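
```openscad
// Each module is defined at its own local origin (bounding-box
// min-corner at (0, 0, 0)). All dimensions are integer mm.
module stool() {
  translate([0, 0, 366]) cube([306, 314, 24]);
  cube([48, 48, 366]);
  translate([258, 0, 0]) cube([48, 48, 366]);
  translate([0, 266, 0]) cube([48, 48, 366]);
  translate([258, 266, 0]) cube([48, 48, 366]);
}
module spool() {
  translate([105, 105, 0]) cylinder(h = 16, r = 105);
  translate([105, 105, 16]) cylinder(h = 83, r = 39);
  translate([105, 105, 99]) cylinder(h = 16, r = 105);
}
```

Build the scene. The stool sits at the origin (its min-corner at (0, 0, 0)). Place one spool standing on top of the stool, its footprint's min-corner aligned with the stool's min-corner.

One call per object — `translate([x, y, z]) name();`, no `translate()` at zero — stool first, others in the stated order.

stool();
translate([0, 0, 390]) spool();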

★ ★ ★ ★ ★

Problem: Please copy out each line in the entries that mentions the string "origin".

Written solution:
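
// Each module is defined at its own local origin (bounding-box
Build the scene. The stool sits at the origin (its min-corner at (0, 0, 0)). Place one spool standing on top of the stool, its footprint's min-corner aligned with the stool's min-corner.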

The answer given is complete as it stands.